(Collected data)
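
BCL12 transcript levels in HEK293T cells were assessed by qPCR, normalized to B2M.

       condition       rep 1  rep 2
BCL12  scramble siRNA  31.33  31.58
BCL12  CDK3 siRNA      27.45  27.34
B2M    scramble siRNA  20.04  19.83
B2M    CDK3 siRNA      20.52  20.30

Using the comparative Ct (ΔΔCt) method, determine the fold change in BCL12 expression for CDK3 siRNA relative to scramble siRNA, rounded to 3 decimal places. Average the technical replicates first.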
---
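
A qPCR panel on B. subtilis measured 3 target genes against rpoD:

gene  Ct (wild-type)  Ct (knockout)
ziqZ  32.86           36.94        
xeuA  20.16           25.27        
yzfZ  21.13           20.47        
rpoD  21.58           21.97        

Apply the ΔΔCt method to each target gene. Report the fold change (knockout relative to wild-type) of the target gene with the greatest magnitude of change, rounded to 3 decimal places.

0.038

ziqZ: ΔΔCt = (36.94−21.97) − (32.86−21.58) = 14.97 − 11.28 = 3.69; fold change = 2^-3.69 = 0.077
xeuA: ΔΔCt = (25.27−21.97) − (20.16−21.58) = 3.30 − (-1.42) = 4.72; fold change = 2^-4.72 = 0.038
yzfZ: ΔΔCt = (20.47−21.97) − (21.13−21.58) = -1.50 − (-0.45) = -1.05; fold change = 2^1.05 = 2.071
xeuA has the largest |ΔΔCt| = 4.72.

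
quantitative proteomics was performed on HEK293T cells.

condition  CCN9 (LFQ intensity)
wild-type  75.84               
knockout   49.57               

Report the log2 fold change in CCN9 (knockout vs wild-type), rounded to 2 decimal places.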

| Work to be completed |
Your task is to count the lines of the records that contain "condition". Answer with only that number.

| Response area |
2